** Opening Data to process block **

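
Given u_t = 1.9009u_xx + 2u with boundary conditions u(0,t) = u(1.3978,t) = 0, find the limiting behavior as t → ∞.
u → 0. Diffusion dominates reaction (r=2 < κπ²/L²≈9.6); solution decays.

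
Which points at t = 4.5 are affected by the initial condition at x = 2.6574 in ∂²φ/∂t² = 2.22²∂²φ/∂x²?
Domain of influence: [-7.3326, 12.6474]. Data at x = 2.6574 spreads outward at speed 2.22.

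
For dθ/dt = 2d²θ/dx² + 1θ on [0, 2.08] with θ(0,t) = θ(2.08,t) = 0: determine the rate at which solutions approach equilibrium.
Eigenvalues: λₙ = 2n²π²/2.08² - 1.
First three modes:
  n=1: λ₁ = 2π²/2.08² - 1 ≈ 3.563
  n=2: λ₂ = 8π²/2.08² - 1 ≈ 17.25
  n=3: λ₃ = 18π²/2.08² - 1 ≈ 40.063
Since 2π²/2.08² ≈ 4.563 > 1, all λₙ > 0.
The n=1 mode decays slowest → dominates as t → ∞.
Asymptotic: θ ~ c₁ sin(πx/2.08) e^{-λ₁t} with decay rate λ₁ ≈ 3.563.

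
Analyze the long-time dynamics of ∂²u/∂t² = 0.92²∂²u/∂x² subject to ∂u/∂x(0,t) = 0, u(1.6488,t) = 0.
Long-time behavior: u oscillates (no decay). Energy is conserved; the solution oscillates indefinitely as standing waves.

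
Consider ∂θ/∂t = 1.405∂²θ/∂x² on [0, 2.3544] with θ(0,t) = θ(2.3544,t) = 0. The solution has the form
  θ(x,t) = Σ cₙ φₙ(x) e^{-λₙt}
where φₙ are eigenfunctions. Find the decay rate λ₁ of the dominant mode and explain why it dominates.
Eigenvalues: λₙ = 1.405n²π²/2.3544².
First three modes:
  n=1: λ₁ = 1.405π²/2.3544² ≈ 2.502
  n=2: λ₂ = 5.62π²/2.3544² ≈ 10.006 (4× faster decay)
  n=3: λ₃ = 12.645π²/2.3544² ≈ 22.514 (9× faster decay)
As t → ∞, higher modes decay exponentially faster. The n=1 mode dominates: θ ~ c₁ sin(πx/2.3544) e^{-λ₁t}.
Decay rate: λ₁ = 1.405π²/2.3544² ≈ 2.502.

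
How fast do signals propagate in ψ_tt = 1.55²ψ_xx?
Speed = 1.55. Information travels along characteristics x = x₀ ± 1.55t.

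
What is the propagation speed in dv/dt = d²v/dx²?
Infinite. The heat equation is parabolic, not hyperbolic, so disturbances propagate instantly.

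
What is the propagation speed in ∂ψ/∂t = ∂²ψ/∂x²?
Infinite. The heat equation is parabolic, not hyperbolic, so disturbances propagate instantly.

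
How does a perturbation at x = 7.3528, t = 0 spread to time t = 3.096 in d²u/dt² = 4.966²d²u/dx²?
Domain of influence: [-8.021936, 22.727536]. Data at x = 7.3528 spreads outward at speed 4.966.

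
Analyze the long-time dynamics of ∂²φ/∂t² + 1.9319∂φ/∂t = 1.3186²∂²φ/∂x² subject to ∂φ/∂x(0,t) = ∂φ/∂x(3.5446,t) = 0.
Long-time behavior: φ → constant (steady state). Damping (γ=1.9319) dissipates the nonconstant modes; with Neumann BCs the spatial average obeys M''+γM'=0 and tends to a finite limit.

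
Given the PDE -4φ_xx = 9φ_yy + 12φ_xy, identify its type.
Rewriting in standard form: -4φ_xx - 12φ_xy - 9φ_yy = 0. The second-order coefficients are A = -4, B = -12, C = -9. Since B² - 4AC = 0 = 0, this is a parabolic PDE.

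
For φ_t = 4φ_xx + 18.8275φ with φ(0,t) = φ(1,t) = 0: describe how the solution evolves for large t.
φ → 0. Diffusion dominates reaction (r=18.8275 < κπ²/L²≈39.48); solution decays.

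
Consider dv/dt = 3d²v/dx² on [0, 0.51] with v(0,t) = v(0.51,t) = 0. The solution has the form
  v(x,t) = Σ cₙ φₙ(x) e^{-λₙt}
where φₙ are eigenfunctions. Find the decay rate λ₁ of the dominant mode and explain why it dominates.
Eigenvalues: λₙ = 3n²π²/0.51².
First three modes:
  n=1: λ₁ = 3π²/0.51² ≈ 113.836
  n=2: λ₂ = 12π²/0.51² ≈ 455.345 (4× faster decay)
  n=3: λ₃ = 27π²/0.51² ≈ 1024.526 (9× faster decay)
As t → ∞, higher modes decay exponentially faster. The n=1 mode dominates: v ~ c₁ sin(πx/0.51) e^{-λ₁t}.
Decay rate: λ₁ = 3π²/0.51² ≈ 113.836.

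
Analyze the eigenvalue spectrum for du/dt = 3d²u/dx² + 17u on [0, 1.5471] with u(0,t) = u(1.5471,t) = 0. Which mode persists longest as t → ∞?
Eigenvalues: λₙ = 3n²π²/1.5471² - 17.
First three modes:
  n=1: λ₁ = 3π²/1.5471² - 17 ≈ -4.63
  n=2: λ₂ = 12π²/1.5471² - 17 ≈ 32.482
  n=3: λ₃ = 27π²/1.5471² - 17 ≈ 94.334
Since 3π²/1.5471² ≈ 12.37 < 17, λ₁ < 0.
The n=1 mode grows fastest (−λₙ is largest for n=1) → dominates.
Asymptotic: u ~ c₁ sin(πx/1.5471) e^{4.63t} (exponential growth at rate −λ₁ ≈ 4.63).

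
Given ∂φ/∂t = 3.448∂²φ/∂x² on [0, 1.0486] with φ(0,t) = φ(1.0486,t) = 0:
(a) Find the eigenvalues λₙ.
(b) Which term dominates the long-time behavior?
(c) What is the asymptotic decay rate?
Eigenvalues: λₙ = 3.448n²π²/1.0486².
First three modes:
  n=1: λ₁ = 3.448π²/1.0486² ≈ 30.949
  n=2: λ₂ = 13.792π²/1.0486² ≈ 123.796 (4× faster decay)
  n=3: λ₃ = 31.032π²/1.0486² ≈ 278.541 (9× faster decay)
As t → ∞, higher modes decay exponentially faster. The n=1 mode dominates: φ ~ c₁ sin(πx/1.0486) e^{-λ₁t}.
Decay rate: λ₁ = 3.448π²/1.0486² ≈ 30.949.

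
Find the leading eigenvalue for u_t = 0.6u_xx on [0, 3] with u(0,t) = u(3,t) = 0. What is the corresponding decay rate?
Eigenvalues: λₙ = 0.6n²π²/3².
First three modes:
  n=1: λ₁ = 0.6π²/3² ≈ 0.658
  n=2: λ₂ = 2.4π²/3² ≈ 2.632 (4× faster decay)
  n=3: λ₃ = 5.4π²/3² ≈ 5.922 (9× faster decay)
As t → ∞, higher modes decay exponentially faster. The n=1 mode dominates: u ~ c₁ sin(πx/3) e^{-λ₁t}.
Decay rate: λ₁ = 0.6π²/3² ≈ 0.658.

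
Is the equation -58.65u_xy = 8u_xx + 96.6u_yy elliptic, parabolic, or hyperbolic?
Rewriting in standard form: -8u_xx - 58.65u_xy - 96.6u_yy = 0. Computing B² - 4AC with A = -8, B = -58.65, C = -96.6: discriminant = 348.6225 (positive). Answer: hyperbolic.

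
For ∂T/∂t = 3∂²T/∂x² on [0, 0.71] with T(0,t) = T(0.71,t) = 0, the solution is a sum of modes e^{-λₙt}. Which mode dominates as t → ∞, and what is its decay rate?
Eigenvalues: λₙ = 3n²π²/0.71².
First three modes:
  n=1: λ₁ = 3π²/0.71² ≈ 58.736
  n=2: λ₂ = 12π²/0.71² ≈ 234.944 (4× faster decay)
  n=3: λ₃ = 27π²/0.71² ≈ 528.624 (9× faster decay)
As t → ∞, higher modes decay exponentially faster. The n=1 mode dominates: T ~ c₁ sin(πx/0.71) e^{-λ₁t}.
Decay rate: λ₁ = 3π²/0.71² ≈ 58.736.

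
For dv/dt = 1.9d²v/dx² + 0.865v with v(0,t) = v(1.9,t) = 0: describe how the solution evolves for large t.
v → 0. Diffusion dominates reaction (r=0.865 < κπ²/L²≈5.19); solution decays.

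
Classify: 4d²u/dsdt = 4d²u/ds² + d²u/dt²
Rewriting in standard form: -4d²u/ds² + 4d²u/dsdt - d²u/dt² = 0. Parabolic (discriminant = 0).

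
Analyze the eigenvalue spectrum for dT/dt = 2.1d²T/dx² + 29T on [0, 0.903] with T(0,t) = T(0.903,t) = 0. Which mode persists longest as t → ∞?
Eigenvalues: λₙ = 2.1n²π²/0.903² - 29.
First three modes:
  n=1: λ₁ = 2.1π²/0.903² - 29 ≈ -3.582
  n=2: λ₂ = 8.4π²/0.903² - 29 ≈ 72.673
  n=3: λ₃ = 18.9π²/0.903² - 29 ≈ 199.763
Since 2.1π²/0.903² ≈ 25.418 < 29, λ₁ < 0.
The n=1 mode grows fastest (−λₙ is largest for n=1) → dominates.
Asymptotic: T ~ c₁ sin(πx/0.903) e^{3.582t} (exponential growth at rate −λ₁ ≈ 3.582).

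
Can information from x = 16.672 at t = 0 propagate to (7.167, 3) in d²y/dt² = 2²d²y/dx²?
No. The domain of dependence is [1.167, 13.167], and 16.672 is outside this interval.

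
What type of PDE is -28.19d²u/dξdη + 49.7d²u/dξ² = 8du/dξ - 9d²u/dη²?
Rewriting in standard form: 49.7d²u/dξ² - 28.19d²u/dξdη + 9d²u/dη² - 8du/dξ = 0. With A = 49.7, B = -28.19, C = 9, the discriminant is -994.5239. This is an elliptic PDE.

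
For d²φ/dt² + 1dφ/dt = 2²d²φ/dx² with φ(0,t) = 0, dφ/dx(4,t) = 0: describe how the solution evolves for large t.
φ → 0. Damping (γ=1) dissipates energy; oscillations decay exponentially.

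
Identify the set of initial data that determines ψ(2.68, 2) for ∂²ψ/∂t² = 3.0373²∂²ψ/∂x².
Domain of dependence: [-3.3946, 8.7546]. Signals travel at speed 3.0373, so data within |x - 2.68| ≤ 3.0373·2 = 6.0746 can reach the point.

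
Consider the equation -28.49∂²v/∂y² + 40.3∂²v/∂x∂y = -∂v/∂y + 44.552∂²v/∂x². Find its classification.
Rewriting in standard form: -44.552∂²v/∂x² + 40.3∂²v/∂x∂y - 28.49∂²v/∂y² + ∂v/∂y = 0. Elliptic. (A = -44.552, B = 40.3, C = -28.49 gives B² - 4AC = -3453.05592.)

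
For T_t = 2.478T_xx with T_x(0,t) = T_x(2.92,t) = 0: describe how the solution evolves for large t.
T → constant (steady state). Heat is conserved (no flux at boundaries); solution approaches the spatial average.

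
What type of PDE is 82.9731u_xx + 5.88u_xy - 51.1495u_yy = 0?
With A = 82.9731, B = 5.88, C = -51.1495, the discriminant is 17010.7047138. This is a hyperbolic PDE.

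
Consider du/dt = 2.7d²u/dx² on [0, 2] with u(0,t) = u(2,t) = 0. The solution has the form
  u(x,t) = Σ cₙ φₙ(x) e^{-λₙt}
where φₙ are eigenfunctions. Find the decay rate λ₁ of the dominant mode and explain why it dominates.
Eigenvalues: λₙ = 2.7n²π²/2².
First three modes:
  n=1: λ₁ = 2.7π²/2² ≈ 6.662
  n=2: λ₂ = 10.8π²/2² ≈ 26.648 (4× faster decay)
  n=3: λ₃ = 24.3π²/2² ≈ 59.958 (9× faster decay)
As t → ∞, higher modes decay exponentially faster. The n=1 mode dominates: u ~ c₁ sin(πx/2) e^{-λ₁t}.
Decay rate: λ₁ = 2.7π²/2² ≈ 6.662.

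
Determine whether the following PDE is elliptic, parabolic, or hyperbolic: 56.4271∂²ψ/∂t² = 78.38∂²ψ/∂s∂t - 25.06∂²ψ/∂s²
Rewriting in standard form: 25.06∂²ψ/∂s² - 78.38∂²ψ/∂s∂t + 56.4271∂²ψ/∂t² = 0. Coefficients: A = 25.06, B = -78.38, C = 56.4271. B² - 4AC = 487.171896, which is positive, so the equation is hyperbolic.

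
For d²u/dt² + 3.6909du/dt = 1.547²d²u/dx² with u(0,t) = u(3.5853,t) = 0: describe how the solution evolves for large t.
u → 0. Damping (γ=3.6909) dissipates energy; oscillations decay exponentially.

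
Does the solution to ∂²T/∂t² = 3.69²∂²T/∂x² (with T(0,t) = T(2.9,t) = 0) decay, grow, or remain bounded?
T oscillates (no decay). Energy is conserved; the solution oscillates indefinitely as standing waves.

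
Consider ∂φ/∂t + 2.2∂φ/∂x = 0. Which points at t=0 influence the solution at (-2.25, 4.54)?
A single point: x = -12.238. The characteristic through (-2.25, 4.54) is x - 2.2t = const, so x = -2.25 - 2.2·4.54 = -12.238.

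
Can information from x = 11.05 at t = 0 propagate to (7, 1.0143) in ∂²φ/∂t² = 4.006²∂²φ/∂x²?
Yes. The domain of dependence is [2.9367142, 11.0632858], and 11.05 ∈ [2.9367142, 11.0632858].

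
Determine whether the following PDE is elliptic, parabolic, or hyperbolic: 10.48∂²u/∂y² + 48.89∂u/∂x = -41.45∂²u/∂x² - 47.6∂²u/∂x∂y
Rewriting in standard form: 41.45∂²u/∂x² + 47.6∂²u/∂x∂y + 10.48∂²u/∂y² + 48.89∂u/∂x = 0. Coefficients: A = 41.45, B = 47.6, C = 10.48. B² - 4AC = 528.176, which is positive, so the equation is hyperbolic.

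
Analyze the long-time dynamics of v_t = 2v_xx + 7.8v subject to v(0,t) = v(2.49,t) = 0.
Long-time behavior: v grows unboundedly. Reaction dominates diffusion (r=7.8 > κπ²/L²≈3.18); solution grows exponentially.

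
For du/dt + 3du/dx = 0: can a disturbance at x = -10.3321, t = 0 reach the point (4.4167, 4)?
No. Only data at x = -7.5833 affects (4.4167, 4). Advection has one-way propagation along characteristics.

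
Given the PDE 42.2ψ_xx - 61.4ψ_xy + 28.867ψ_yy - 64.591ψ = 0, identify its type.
The second-order coefficients are A = 42.2, B = -61.4, C = 28.867. Since B² - 4AC = -1102.7896 < 0, this is an elliptic PDE.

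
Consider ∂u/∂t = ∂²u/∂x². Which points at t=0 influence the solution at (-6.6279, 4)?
The entire real line. The heat equation has infinite propagation speed: any initial disturbance instantly affects all points (though exponentially small far away).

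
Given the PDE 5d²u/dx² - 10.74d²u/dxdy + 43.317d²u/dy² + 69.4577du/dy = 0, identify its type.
The second-order coefficients are A = 5, B = -10.74, C = 43.317. Since B² - 4AC = -750.9924 < 0, this is an elliptic PDE.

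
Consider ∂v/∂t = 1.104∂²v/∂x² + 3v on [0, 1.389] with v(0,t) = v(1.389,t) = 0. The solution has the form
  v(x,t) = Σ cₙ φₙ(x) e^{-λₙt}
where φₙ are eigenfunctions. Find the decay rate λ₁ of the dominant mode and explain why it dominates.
Eigenvalues: λₙ = 1.104n²π²/1.389² - 3.
First three modes:
  n=1: λ₁ = 1.104π²/1.389² - 3 ≈ 2.648
  n=2: λ₂ = 4.416π²/1.389² - 3 ≈ 19.59
  n=3: λ₃ = 9.936π²/1.389² - 3 ≈ 47.828
Since 1.104π²/1.389² ≈ 5.648 > 3, all λₙ > 0.
The n=1 mode decays slowest → dominates as t → ∞.
Asymptotic: v ~ c₁ sin(πx/1.389) e^{-λ₁t} with decay rate λ₁ ≈ 2.648.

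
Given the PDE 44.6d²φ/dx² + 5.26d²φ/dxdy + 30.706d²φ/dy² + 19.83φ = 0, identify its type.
The second-order coefficients are A = 44.6, B = 5.26, C = 30.706. Since B² - 4AC = -5450.2828 < 0, this is an elliptic PDE.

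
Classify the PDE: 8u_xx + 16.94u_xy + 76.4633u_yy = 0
A = 8, B = 16.94, C = 76.4633. Discriminant B² - 4AC = -2159.862. Since -2159.862 < 0, elliptic.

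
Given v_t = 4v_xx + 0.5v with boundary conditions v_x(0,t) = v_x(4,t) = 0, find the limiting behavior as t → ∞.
v grows unboundedly. With Neumann BCs the constant mode has diffusion eigenvalue 0, so any r > 0 makes it grow like e^(0.5t); solution grows exponentially.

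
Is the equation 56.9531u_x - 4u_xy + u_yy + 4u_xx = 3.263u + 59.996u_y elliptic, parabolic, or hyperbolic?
Rewriting in standard form: 4u_xx - 4u_xy + u_yy + 56.9531u_x - 59.996u_y - 3.263u = 0. Computing B² - 4AC with A = 4, B = -4, C = 1: discriminant = 0 (zero). Answer: parabolic.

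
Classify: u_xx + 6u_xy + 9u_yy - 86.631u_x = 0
Parabolic (discriminant = 0).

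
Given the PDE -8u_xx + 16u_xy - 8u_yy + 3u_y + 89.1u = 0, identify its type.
The second-order coefficients are A = -8, B = 16, C = -8. Since B² - 4AC = 0 = 0, this is a parabolic PDE.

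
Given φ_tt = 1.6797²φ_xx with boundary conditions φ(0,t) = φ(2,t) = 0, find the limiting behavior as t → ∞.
φ oscillates (no decay). Energy is conserved; the solution oscillates indefinitely as standing waves.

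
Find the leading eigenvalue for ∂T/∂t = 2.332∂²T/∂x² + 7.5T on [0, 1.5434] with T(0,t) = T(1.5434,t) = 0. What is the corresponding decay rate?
Eigenvalues: λₙ = 2.332n²π²/1.5434² - 7.5.
First three modes:
  n=1: λ₁ = 2.332π²/1.5434² - 7.5 ≈ 2.162
  n=2: λ₂ = 9.328π²/1.5434² - 7.5 ≈ 31.148
  n=3: λ₃ = 20.988π²/1.5434² - 7.5 ≈ 79.459
Since 2.332π²/1.5434² ≈ 9.662 > 7.5, all λₙ > 0.
The n=1 mode decays slowest → dominates as t → ∞.
Asymptotic: T ~ c₁ sin(πx/1.5434) e^{-λ₁t} with decay rate λ₁ ≈ 2.162.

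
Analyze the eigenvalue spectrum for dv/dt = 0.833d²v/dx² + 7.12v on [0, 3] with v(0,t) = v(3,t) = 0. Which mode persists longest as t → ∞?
Eigenvalues: λₙ = 0.833n²π²/3² - 7.12.
First three modes:
  n=1: λ₁ = 0.833π²/3² - 7.12 ≈ -6.207
  n=2: λ₂ = 3.332π²/3² - 7.12 ≈ -3.466
  n=3: λ₃ = 7.497π²/3² - 7.12 ≈ 1.101
Since 0.833π²/3² ≈ 0.913 < 7.12, λ₁ < 0.
The n=1 mode grows fastest (−λₙ is largest for n=1) → dominates.
Asymptotic: v ~ c₁ sin(πx/3) e^{6.207t} (exponential growth at rate −λ₁ ≈ 6.207).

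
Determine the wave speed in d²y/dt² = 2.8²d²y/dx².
Speed = 2.8. Information travels along characteristics x = x₀ ± 2.8t.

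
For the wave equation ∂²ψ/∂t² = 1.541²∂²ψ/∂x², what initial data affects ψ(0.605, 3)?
Domain of dependence: [-4.018, 5.228]. Signals travel at speed 1.541, so data within |x - 0.605| ≤ 1.541·3 = 4.623 can reach the point.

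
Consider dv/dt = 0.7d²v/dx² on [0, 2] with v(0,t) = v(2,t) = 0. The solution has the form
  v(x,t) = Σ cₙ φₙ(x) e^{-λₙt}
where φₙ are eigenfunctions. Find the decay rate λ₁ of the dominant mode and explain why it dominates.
Eigenvalues: λₙ = 0.7n²π²/2².
First three modes:
  n=1: λ₁ = 0.7π²/2² ≈ 1.727
  n=2: λ₂ = 2.8π²/2² ≈ 6.909 (4× faster decay)
  n=3: λ₃ = 6.3π²/2² ≈ 15.545 (9× faster decay)
As t → ∞, higher modes decay exponentially faster. The n=1 mode dominates: v ~ c₁ sin(πx/2) e^{-λ₁t}.
Decay rate: λ₁ = 0.7π²/2² ≈ 1.727.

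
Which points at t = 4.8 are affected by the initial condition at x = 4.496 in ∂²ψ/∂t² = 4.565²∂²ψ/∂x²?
Domain of influence: [-17.416, 26.408]. Data at x = 4.496 spreads outward at speed 4.565.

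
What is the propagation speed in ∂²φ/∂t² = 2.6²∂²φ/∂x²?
Speed = 2.6. Information travels along characteristics x = x₀ ± 2.6t.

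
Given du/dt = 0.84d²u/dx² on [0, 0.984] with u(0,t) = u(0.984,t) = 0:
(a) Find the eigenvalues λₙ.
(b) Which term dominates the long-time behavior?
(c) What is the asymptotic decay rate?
Eigenvalues: λₙ = 0.84n²π²/0.984².
First three modes:
  n=1: λ₁ = 0.84π²/0.984² ≈ 8.562
  n=2: λ₂ = 3.36π²/0.984² ≈ 34.249 (4× faster decay)
  n=3: λ₃ = 7.56π²/0.984² ≈ 77.06 (9× faster decay)
As t → ∞, higher modes decay exponentially faster. The n=1 mode dominates: u ~ c₁ sin(πx/0.984) e^{-λ₁t}.
Decay rate: λ₁ = 0.84π²/0.984² ≈ 8.562.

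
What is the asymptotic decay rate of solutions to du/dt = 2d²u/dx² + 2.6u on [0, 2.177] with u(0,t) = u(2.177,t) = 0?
Eigenvalues: λₙ = 2n²π²/2.177² - 2.6.
First three modes:
  n=1: λ₁ = 2π²/2.177² - 2.6 ≈ 1.565
  n=2: λ₂ = 8π²/2.177² - 2.6 ≈ 14.06
  n=3: λ₃ = 18π²/2.177² - 2.6 ≈ 34.885
Since 2π²/2.177² ≈ 4.165 > 2.6, all λₙ > 0.
The n=1 mode decays slowest → dominates as t → ∞.
Asymptotic: u ~ c₁ sin(πx/2.177) e^{-λ₁t} with decay rate λ₁ ≈ 1.565.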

** Closing Data to process block **

- Exercise description -
Give back the opening line of the records above and every line after it, up to and including the one with "θ(x,t) = Σ cₙ", unchanged.

- Exercise solution -
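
Given u_t = 1.9009u_xx + 2u with boundary conditions u(0,t) = u(1.3978,t) = 0, find the limiting behavior as t → ∞.
u → 0. Diffusion dominates reaction (r=2 < κπ²/L²≈9.6); solution decays.

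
Which points at t = 4.5 are affected by the initial condition at x = 2.6574 in ∂²φ/∂t² = 2.22²∂²φ/∂x²?
Domain of influence: [-7.3326, 12.6474]. Data at x = 2.6574 spreads outward at speed 2.22.

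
For dθ/dt = 2d²θ/dx² + 1θ on [0, 2.08] with θ(0,t) = θ(2.08,t) = 0: determine the rate at which solutions approach equilibrium.
Eigenvalues: λₙ = 2n²π²/2.08² - 1.
First three modes:
  n=1: λ₁ = 2π²/2.08² - 1 ≈ 3.563
  n=2: λ₂ = 8π²/2.08² - 1 ≈ 17.25
  n=3: λ₃ = 18π²/2.08² - 1 ≈ 40.063
Since 2π²/2.08² ≈ 4.563 > 1, all λₙ > 0.
The n=1 mode decays slowest → dominates as t → ∞.
Asymptotic: θ ~ c₁ sin(πx/2.08) e^{-λ₁t} with decay rate λ₁ ≈ 3.563.

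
Analyze the long-time dynamics of ∂²u/∂t² = 0.92²∂²u/∂x² subject to ∂u/∂x(0,t) = 0, u(1.6488,t) = 0.
Long-time behavior: u oscillates (no decay). Energy is conserved; the solution oscillates indefinitely as standing waves.

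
Consider ∂θ/∂t = 1.405∂²θ/∂x² on [0, 2.3544] with θ(0,t) = θ(2.3544,t) = 0. The solution has the form
  θ(x,t) = Σ cₙ φₙ(x) e^{-λₙt}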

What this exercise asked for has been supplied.